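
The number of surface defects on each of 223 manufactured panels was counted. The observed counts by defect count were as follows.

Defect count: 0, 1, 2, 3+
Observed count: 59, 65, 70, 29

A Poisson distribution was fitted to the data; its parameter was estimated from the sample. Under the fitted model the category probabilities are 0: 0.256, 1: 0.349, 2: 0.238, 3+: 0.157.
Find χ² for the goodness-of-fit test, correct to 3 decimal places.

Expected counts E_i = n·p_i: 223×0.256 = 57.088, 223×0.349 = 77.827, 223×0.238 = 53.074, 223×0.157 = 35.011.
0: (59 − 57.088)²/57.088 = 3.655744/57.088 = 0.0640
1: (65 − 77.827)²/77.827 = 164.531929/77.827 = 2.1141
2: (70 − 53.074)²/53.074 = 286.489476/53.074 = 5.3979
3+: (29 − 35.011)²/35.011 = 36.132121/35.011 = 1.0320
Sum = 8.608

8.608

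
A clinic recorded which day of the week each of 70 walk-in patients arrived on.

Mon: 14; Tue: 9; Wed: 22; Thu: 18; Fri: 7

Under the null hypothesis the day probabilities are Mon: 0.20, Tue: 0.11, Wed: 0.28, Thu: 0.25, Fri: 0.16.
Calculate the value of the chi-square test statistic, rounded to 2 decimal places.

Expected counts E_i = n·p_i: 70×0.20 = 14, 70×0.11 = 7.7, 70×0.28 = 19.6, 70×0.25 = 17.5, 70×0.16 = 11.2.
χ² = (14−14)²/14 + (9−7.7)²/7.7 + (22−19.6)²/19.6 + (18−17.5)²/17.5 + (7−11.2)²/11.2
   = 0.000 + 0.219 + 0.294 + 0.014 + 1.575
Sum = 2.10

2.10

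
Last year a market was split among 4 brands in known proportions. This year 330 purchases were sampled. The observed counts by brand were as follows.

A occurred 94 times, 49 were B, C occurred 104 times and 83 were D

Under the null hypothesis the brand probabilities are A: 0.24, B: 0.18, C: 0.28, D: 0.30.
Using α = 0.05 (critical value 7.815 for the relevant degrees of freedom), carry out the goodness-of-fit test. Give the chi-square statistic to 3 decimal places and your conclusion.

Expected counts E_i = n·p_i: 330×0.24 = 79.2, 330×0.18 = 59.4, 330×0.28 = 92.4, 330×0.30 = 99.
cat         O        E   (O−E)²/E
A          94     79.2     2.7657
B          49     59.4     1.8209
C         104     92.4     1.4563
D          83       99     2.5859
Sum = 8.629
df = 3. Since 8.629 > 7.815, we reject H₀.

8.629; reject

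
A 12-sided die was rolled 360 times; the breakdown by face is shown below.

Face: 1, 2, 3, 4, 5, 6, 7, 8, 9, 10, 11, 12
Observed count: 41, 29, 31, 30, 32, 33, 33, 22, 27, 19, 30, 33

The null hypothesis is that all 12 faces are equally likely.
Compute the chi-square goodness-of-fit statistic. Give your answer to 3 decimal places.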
○ ○ ○ ○
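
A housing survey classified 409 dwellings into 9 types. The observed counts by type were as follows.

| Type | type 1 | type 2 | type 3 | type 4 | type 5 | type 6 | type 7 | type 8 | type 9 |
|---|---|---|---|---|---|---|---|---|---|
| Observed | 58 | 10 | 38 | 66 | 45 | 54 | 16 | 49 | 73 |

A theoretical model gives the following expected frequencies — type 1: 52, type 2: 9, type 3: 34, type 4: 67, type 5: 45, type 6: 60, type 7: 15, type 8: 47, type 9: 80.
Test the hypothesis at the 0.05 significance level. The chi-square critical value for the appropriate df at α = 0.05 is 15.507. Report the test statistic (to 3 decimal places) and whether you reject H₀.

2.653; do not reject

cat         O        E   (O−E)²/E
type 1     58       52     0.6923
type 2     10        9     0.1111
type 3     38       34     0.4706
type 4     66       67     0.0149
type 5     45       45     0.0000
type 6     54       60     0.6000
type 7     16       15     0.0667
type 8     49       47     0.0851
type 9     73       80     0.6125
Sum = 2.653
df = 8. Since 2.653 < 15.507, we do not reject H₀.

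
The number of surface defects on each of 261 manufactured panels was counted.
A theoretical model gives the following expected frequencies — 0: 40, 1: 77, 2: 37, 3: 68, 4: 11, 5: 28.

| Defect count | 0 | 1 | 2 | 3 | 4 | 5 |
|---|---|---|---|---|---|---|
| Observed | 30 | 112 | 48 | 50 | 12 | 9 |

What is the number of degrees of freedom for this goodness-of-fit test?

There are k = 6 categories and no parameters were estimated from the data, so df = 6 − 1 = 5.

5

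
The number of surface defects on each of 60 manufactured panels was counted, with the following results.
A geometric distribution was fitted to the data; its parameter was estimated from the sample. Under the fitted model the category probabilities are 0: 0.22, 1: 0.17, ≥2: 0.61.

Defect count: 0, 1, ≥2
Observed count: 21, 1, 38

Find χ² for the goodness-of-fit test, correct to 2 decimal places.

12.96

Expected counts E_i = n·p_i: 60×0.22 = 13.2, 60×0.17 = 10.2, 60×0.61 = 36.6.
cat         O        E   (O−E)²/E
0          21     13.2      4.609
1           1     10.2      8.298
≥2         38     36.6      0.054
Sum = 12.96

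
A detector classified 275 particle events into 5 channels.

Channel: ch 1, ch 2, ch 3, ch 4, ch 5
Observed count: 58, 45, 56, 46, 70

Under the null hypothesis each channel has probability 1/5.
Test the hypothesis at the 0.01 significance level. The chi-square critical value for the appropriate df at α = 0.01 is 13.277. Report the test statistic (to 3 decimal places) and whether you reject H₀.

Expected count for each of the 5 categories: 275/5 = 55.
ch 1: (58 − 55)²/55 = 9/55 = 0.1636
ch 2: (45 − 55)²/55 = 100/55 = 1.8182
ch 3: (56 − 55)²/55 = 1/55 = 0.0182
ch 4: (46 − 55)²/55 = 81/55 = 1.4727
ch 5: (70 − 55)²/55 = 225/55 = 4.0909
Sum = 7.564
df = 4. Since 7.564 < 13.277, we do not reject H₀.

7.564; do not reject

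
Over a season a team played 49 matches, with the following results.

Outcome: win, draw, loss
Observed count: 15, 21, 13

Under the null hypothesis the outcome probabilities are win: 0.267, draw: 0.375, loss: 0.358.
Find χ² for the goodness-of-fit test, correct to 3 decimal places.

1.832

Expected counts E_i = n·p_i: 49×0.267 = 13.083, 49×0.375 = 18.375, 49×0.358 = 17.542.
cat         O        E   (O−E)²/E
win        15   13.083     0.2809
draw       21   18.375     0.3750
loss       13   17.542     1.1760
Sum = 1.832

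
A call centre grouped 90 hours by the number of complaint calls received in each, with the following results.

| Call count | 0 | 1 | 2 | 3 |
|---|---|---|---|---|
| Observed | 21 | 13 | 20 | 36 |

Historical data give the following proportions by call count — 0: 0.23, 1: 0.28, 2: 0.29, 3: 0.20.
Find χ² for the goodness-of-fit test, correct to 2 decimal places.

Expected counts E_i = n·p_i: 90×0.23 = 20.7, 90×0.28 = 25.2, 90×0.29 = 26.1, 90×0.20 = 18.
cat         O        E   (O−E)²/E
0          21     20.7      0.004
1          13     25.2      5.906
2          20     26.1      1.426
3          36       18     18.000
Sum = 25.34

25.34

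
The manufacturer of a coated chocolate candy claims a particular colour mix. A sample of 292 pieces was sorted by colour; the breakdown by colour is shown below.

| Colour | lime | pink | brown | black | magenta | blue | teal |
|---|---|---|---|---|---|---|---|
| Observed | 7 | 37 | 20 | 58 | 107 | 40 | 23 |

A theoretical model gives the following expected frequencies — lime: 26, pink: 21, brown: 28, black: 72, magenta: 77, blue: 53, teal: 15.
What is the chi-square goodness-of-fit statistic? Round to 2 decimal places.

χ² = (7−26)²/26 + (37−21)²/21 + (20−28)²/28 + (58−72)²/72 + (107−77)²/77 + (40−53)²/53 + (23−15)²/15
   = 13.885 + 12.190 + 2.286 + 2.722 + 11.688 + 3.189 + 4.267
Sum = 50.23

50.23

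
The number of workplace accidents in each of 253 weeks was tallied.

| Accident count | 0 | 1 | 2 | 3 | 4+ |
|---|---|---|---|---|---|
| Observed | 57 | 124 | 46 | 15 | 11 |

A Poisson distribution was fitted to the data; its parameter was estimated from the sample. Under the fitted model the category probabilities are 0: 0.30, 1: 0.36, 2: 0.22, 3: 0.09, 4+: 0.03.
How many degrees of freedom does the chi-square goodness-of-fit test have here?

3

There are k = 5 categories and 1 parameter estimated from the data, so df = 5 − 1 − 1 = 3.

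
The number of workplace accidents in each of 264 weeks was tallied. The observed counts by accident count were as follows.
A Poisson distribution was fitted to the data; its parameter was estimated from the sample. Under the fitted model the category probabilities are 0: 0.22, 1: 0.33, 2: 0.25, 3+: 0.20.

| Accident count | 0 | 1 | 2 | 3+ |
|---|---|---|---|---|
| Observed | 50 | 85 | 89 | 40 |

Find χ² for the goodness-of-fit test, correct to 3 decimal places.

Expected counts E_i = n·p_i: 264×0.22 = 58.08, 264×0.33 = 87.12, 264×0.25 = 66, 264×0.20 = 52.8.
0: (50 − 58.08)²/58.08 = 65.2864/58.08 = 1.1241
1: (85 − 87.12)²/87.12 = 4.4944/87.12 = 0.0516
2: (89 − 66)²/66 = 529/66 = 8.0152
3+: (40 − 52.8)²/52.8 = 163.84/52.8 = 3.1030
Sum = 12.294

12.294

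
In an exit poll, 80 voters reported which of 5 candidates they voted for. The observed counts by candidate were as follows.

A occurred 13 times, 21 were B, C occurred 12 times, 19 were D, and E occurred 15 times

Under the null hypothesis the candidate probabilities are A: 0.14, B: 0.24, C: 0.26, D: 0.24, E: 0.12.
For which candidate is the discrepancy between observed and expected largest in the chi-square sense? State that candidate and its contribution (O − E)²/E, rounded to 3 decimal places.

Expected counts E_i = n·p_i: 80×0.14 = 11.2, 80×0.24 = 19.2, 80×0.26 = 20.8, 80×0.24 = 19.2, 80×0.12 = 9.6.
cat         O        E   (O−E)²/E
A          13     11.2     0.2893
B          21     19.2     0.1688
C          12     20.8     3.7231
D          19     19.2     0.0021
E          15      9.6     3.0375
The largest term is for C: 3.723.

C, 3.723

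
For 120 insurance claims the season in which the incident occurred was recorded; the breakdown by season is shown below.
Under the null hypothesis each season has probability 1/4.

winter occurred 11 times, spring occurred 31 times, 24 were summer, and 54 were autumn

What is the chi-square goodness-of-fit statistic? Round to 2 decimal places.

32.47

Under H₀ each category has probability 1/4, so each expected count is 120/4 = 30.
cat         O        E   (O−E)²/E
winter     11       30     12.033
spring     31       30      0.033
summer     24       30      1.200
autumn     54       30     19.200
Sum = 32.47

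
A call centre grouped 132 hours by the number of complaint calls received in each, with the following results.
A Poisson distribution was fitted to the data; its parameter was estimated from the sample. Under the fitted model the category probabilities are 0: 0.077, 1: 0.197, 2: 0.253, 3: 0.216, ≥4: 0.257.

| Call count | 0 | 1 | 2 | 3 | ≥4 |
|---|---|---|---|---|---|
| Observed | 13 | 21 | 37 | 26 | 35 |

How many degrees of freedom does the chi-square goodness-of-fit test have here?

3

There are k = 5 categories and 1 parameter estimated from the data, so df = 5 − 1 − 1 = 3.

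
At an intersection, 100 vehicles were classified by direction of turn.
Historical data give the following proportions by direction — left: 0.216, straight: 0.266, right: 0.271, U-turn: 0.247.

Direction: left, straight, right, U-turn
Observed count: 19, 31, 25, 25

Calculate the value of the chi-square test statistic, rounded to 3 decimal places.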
○ ○ ○ ○
# [Task directions]
Wherever the line holding "The null hypothesis is" falls in the entries above, copy exactly from it through the line holding "Compute the chi-square", inclusive, and add nothing.

# [Written response]
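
The null hypothesis is that all 12 faces are equally likely.
Compute the chi-square goodness-of-fit statistic. Give your answer to 3 decimal places.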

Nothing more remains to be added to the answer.